### Your goal
Extract every entry word for word.

[[ Exercise materials open ]]

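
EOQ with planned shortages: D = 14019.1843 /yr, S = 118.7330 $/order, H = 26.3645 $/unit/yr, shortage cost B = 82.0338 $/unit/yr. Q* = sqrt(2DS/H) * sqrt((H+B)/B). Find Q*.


sqrt(2DS/H) = 355.3467
sqrt((H+B)/B) = 1.1495
Q* = 355.3467 * 1.1495 = 408.4766

408.4766 units


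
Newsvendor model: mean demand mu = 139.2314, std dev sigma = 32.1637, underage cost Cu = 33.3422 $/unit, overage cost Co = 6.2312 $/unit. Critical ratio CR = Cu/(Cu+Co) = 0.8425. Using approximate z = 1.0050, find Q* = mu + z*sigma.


CR = Cu/(Cu+Co) = 33.3422/(33.3422+6.2312) = 0.8425
z = 1.0050
Q* = 139.2314 + 1.0050 * 32.1637 = 171.5559

171.5559 units


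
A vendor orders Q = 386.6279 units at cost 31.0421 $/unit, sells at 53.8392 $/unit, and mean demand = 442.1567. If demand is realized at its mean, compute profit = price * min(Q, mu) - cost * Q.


Sales at mu = min(386.6279, 442.1567) = 386.6279
Revenue = 53.8392 * 386.6279 = 20815.7368
Total cost = 31.0421 * 386.6279 = 12001.7419
Profit = 20815.7368 - 12001.7419 = 8813.9949

8813.9949 $


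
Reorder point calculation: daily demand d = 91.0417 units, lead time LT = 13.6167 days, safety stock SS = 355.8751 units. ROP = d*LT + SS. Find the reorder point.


d*LT = 91.0417 * 13.6167 = 1239.6875
ROP = 1239.6875 + 355.8751 = 1595.5626

1595.5626 units


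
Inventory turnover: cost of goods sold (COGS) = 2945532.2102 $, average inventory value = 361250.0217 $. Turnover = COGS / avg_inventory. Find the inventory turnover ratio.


Turnover = 2945532.2102 / 361250.0217 = 8.1537

8.1537


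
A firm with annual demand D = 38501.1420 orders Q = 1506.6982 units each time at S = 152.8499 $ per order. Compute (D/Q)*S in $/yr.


Number of orders = D/Q = 25.5533
Cost = 25.5533 * 152.8499 = 3905.8225

3905.8225 $/yr


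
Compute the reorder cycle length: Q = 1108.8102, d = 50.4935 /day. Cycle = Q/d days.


Cycle = 1108.8102 / 50.4935 = 21.9595

21.9595 days


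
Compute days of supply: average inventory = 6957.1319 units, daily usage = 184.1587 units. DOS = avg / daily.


DOS = 6957.1319 / 184.1587 = 37.7779

37.7779 days


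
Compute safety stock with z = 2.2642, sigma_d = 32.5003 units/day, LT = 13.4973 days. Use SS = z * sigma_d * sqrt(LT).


sqrt(LT) = sqrt(13.4973) = 3.6739
SS = 2.2642 * 32.5003 * 3.6739 = 270.3495

270.3495 units


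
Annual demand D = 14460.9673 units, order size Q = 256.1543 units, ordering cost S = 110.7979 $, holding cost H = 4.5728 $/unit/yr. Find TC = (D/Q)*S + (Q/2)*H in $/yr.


Ordering cost = D*S/Q = 6254.9987
Holding cost = Q*H/2 = 585.6712
TC = 6254.9987 + 585.6712 = 6840.6699

6840.6699 $/yr


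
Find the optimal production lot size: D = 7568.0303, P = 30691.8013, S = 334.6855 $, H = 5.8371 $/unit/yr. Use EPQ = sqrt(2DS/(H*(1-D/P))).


1 - D/P = 1 - 0.2466 = 0.7534
H*(1-D/P) = 4.3978
2DS = 5065820.0099
EPQ = sqrt(1151904.1412) = 1073.2680

1073.2680 units


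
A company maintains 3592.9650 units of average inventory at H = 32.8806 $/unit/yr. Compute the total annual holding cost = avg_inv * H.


Cost = 3592.9650 * 32.8806 = 118138.8450

118138.8450 $/yr


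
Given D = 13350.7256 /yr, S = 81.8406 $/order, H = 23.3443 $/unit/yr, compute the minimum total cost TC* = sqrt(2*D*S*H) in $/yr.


2*D*S*H = 51013430.0804
TC* = sqrt(51013430.0804) = 7142.3687

7142.3687 $/yr


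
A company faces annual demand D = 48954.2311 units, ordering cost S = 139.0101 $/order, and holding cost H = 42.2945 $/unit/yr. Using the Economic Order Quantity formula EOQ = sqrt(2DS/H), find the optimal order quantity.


2*D*S = 2 * 48954.2311 * 139.0101 = 13610265.1213
2*D*S/H = 321797.5179
EOQ = sqrt(321797.5179) = 567.2720

567.2720 units


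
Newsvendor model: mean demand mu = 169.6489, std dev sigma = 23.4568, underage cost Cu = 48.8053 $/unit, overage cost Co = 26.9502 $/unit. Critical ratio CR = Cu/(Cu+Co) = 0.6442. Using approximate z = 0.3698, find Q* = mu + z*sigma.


CR = Cu/(Cu+Co) = 48.8053/(48.8053+26.9502) = 0.6442
z = 0.3698
Q* = 169.6489 + 0.3698 * 23.4568 = 178.3232

178.3232 units


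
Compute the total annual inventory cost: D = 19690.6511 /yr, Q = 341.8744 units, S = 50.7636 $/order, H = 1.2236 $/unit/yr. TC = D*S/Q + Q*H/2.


Ordering cost = D*S/Q = 2923.7882
Holding cost = Q*H/2 = 209.1588
TC = 2923.7882 + 209.1588 = 3132.9470

3132.9470 $/yr


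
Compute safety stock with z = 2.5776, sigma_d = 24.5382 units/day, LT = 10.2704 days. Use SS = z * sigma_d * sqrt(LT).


sqrt(LT) = sqrt(10.2704) = 3.2047
SS = 2.5776 * 24.5382 * 3.2047 = 202.6991

202.6991 units


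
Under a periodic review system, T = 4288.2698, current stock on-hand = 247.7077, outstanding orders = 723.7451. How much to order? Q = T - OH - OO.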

[[ Exercise materials closed ]]

### Expected answer
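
EOQ with planned shortages: D = 14019.1843 /yr, S = 118.7330 $/order, H = 26.3645 $/unit/yr, shortage cost B = 82.0338 $/unit/yr. Q* = sqrt(2DS/H) * sqrt((H+B)/B). Find Q*.


sqrt(2DS/H) = 355.3467
sqrt((H+B)/B) = 1.1495
Q* = 355.3467 * 1.1495 = 408.4766

408.4766 units


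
Newsvendor model: mean demand mu = 139.2314, std dev sigma = 32.1637, underage cost Cu = 33.3422 $/unit, overage cost Co = 6.2312 $/unit. Critical ratio CR = Cu/(Cu+Co) = 0.8425. Using approximate z = 1.0050, find Q* = mu + z*sigma.


CR = Cu/(Cu+Co) = 33.3422/(33.3422+6.2312) = 0.8425
z = 1.0050
Q* = 139.2314 + 1.0050 * 32.1637 = 171.5559

171.5559 units


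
A vendor orders Q = 386.6279 units at cost 31.0421 $/unit, sells at 53.8392 $/unit, and mean demand = 442.1567. If demand is realized at its mean, compute profit = price * min(Q, mu) - cost * Q.


Sales at mu = min(386.6279, 442.1567) = 386.6279
Revenue = 53.8392 * 386.6279 = 20815.7368
Total cost = 31.0421 * 386.6279 = 12001.7419
Profit = 20815.7368 - 12001.7419 = 8813.9949

8813.9949 $


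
Reorder point calculation: daily demand d = 91.0417 units, lead time LT = 13.6167 days, safety stock SS = 355.8751 units. ROP = d*LT + SS. Find the reorder point.


d*LT = 91.0417 * 13.6167 = 1239.6875
ROP = 1239.6875 + 355.8751 = 1595.5626

1595.5626 units


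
Inventory turnover: cost of goods sold (COGS) = 2945532.2102 $, average inventory value = 361250.0217 $. Turnover = COGS / avg_inventory. Find the inventory turnover ratio.


Turnover = 2945532.2102 / 361250.0217 = 8.1537

8.1537


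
A firm with annual demand D = 38501.1420 orders Q = 1506.6982 units each time at S = 152.8499 $ per order. Compute (D/Q)*S in $/yr.


Number of orders = D/Q = 25.5533
Cost = 25.5533 * 152.8499 = 3905.8225

3905.8225 $/yr


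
Compute the reorder cycle length: Q = 1108.8102, d = 50.4935 /day. Cycle = Q/d days.


Cycle = 1108.8102 / 50.4935 = 21.9595

21.9595 days


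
Compute days of supply: average inventory = 6957.1319 units, daily usage = 184.1587 units. DOS = avg / daily.


DOS = 6957.1319 / 184.1587 = 37.7779

37.7779 days


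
Compute safety stock with z = 2.2642, sigma_d = 32.5003 units/day, LT = 13.4973 days. Use SS = z * sigma_d * sqrt(LT).


sqrt(LT) = sqrt(13.4973) = 3.6739
SS = 2.2642 * 32.5003 * 3.6739 = 270.3495

270.3495 units


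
Annual demand D = 14460.9673 units, order size Q = 256.1543 units, ordering cost S = 110.7979 $, holding cost H = 4.5728 $/unit/yr. Find TC = (D/Q)*S + (Q/2)*H in $/yr.


Ordering cost = D*S/Q = 6254.9987
Holding cost = Q*H/2 = 585.6712
TC = 6254.9987 + 585.6712 = 6840.6699

6840.6699 $/yr


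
Find the optimal production lot size: D = 7568.0303, P = 30691.8013, S = 334.6855 $, H = 5.8371 $/unit/yr. Use EPQ = sqrt(2DS/(H*(1-D/P))).


1 - D/P = 1 - 0.2466 = 0.7534
H*(1-D/P) = 4.3978
2DS = 5065820.0099
EPQ = sqrt(1151904.1412) = 1073.2680

1073.2680 units


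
A company maintains 3592.9650 units of average inventory at H = 32.8806 $/unit/yr. Compute the total annual holding cost = avg_inv * H.


Cost = 3592.9650 * 32.8806 = 118138.8450

118138.8450 $/yr


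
Given D = 13350.7256 /yr, S = 81.8406 $/order, H = 23.3443 $/unit/yr, compute the minimum total cost TC* = sqrt(2*D*S*H) in $/yr.


2*D*S*H = 51013430.0804
TC* = sqrt(51013430.0804) = 7142.3687

7142.3687 $/yr


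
A company faces annual demand D = 48954.2311 units, ordering cost S = 139.0101 $/order, and holding cost H = 42.2945 $/unit/yr. Using the Economic Order Quantity formula EOQ = sqrt(2DS/H), find the optimal order quantity.


2*D*S = 2 * 48954.2311 * 139.0101 = 13610265.1213
2*D*S/H = 321797.5179
EOQ = sqrt(321797.5179) = 567.2720

567.2720 units


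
Newsvendor model: mean demand mu = 169.6489, std dev sigma = 23.4568, underage cost Cu = 48.8053 $/unit, overage cost Co = 26.9502 $/unit. Critical ratio CR = Cu/(Cu+Co) = 0.6442. Using approximate z = 0.3698, find Q* = mu + z*sigma.


CR = Cu/(Cu+Co) = 48.8053/(48.8053+26.9502) = 0.6442
z = 0.3698
Q* = 169.6489 + 0.3698 * 23.4568 = 178.3232

178.3232 units


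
Compute the total annual inventory cost: D = 19690.6511 /yr, Q = 341.8744 units, S = 50.7636 $/order, H = 1.2236 $/unit/yr. TC = D*S/Q + Q*H/2.


Ordering cost = D*S/Q = 2923.7882
Holding cost = Q*H/2 = 209.1588
TC = 2923.7882 + 209.1588 = 3132.9470

3132.9470 $/yr


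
Compute safety stock with z = 2.5776, sigma_d = 24.5382 units/day, LT = 10.2704 days. Use SS = z * sigma_d * sqrt(LT).


sqrt(LT) = sqrt(10.2704) = 3.2047
SS = 2.5776 * 24.5382 * 3.2047 = 202.6991

202.6991 units


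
Under a periodic review system, T = 4288.2698, current stock on-hand = 247.7077, outstanding orders = 723.7451. How much to order? Q = T - OH - OO.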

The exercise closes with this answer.